- [Task details]
Please reproduce the entries in full. Keep every character the same.

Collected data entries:

== Segment start ==

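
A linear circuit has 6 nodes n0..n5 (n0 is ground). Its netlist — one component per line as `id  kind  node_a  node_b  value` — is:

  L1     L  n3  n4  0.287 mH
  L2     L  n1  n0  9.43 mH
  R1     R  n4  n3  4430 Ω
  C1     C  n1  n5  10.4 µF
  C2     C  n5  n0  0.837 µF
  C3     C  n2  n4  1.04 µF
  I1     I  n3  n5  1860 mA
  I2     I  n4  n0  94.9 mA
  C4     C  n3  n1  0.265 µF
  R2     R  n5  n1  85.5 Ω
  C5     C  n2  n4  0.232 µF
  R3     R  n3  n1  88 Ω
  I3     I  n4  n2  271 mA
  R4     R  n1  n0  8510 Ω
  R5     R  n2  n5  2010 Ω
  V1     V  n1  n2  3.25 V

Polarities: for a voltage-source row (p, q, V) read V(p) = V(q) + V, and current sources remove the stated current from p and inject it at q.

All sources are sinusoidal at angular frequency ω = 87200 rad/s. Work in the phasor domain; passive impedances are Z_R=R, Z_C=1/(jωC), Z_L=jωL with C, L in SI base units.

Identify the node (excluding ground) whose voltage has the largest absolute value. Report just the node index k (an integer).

3

Element admittances at ω=87200 rad/s:
  Y(L1) = 0.000-0.03996j S between n3,n4
  Y(L2) = 0.000-0.001216j S between n1,n0
  Y(R1) = 0.0002257+0.000j S between n4,n3
  Y(C1) = 0.000+0.9069j S between n1,n5
  Y(C2) = 0.000+0.07299j S between n5,n0
  Y(C3) = 0.000+0.09069j S between n2,n4
  I1: injects 1.86 A into n5 (from n3)
  I2: injects 0.0949 A into n0 (from n4)
  Y(C4) = 0.000+0.02311j S between n3,n1
  Y(R2) = 0.01170+0.000j S between n5,n1
  Y(C5) = 0.000+0.02023j S between n2,n4
  Y(R3) = 0.01136+0.000j S between n3,n1
  I3: injects 0.271 A into n2 (from n4)
  Y(R4) = 0.0001175+0.000j S between n1,n0
  Y(R5) = 0.0004975+0.000j S between n2,n5
  V1: constraint V(n1)−V(n2) = 3.25
Assemble and solve the 6×6 MNA system:
  V(n1)=-0.03578+3.517j  V(n2)=-3.286+3.517j  V(n3)=-16.48-33.58j  V(n4)=3.940+29.63j  V(n5)=-0.006258+1.359j
  i(V1)=2.624-0.8004j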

== Segment end ==

- [Solution to this task]
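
A linear circuit has 6 nodes n0..n5 (n0 is ground). Its netlist — one component per line as `id  kind  node_a  node_b  value` — is:

  L1     L  n3  n4  0.287 mH
  L2     L  n1  n0  9.43 mH
  R1     R  n4  n3  4430 Ω
  C1     C  n1  n5  10.4 µF
  C2     C  n5  n0  0.837 µF
  C3     C  n2  n4  1.04 µF
  I1     I  n3  n5  1860 mA
  I2     I  n4  n0  94.9 mA
  C4     C  n3  n1  0.265 µF
  R2     R  n5  n1  85.5 Ω
  C5     C  n2  n4  0.232 µF
  R3     R  n3  n1  88 Ω
  I3     I  n4  n2  271 mA
  R4     R  n1  n0  8510 Ω
  R5     R  n2  n5  2010 Ω
  V1     V  n1  n2  3.25 V

Polarities: for a voltage-source row (p, q, V) read V(p) = V(q) + V, and current sources remove the stated current from p and inject it at q.

All sources are sinusoidal at angular frequency ω = 87200 rad/s. Work in the phasor domain; passive impedances are Z_R=R, Z_C=1/(jωC), Z_L=jωL with C, L in SI base units.

Identify the node (excluding ground) whose voltage has the largest absolute value. Report just the node index k (an integer).

3

Element admittances at ω=87200 rad/s:
  Y(L1) = 0.000-0.03996j S between n3,n4
  Y(L2) = 0.000-0.001216j S between n1,n0
  Y(R1) = 0.0002257+0.000j S between n4,n3
  Y(C1) = 0.000+0.9069j S between n1,n5
  Y(C2) = 0.000+0.07299j S between n5,n0
  Y(C3) = 0.000+0.09069j S between n2,n4
  I1: injects 1.86 A into n5 (from n3)
  I2: injects 0.0949 A into n0 (from n4)
  Y(C4) = 0.000+0.02311j S between n3,n1
  Y(R2) = 0.01170+0.000j S between n5,n1
  Y(C5) = 0.000+0.02023j S between n2,n4
  Y(R3) = 0.01136+0.000j S between n3,n1
  I3: injects 0.271 A into n2 (from n4)
  Y(R4) = 0.0001175+0.000j S between n1,n0
  Y(R5) = 0.0004975+0.000j S between n2,n5
  V1: constraint V(n1)−V(n2) = 3.25
Assemble and solve the 6×6 MNA system:
  V(n1)=-0.03578+3.517j  V(n2)=-3.286+3.517j  V(n3)=-16.48-33.58j  V(n4)=3.940+29.63j  V(n5)=-0.006258+1.359j
  i(V1)=2.624-0.8004j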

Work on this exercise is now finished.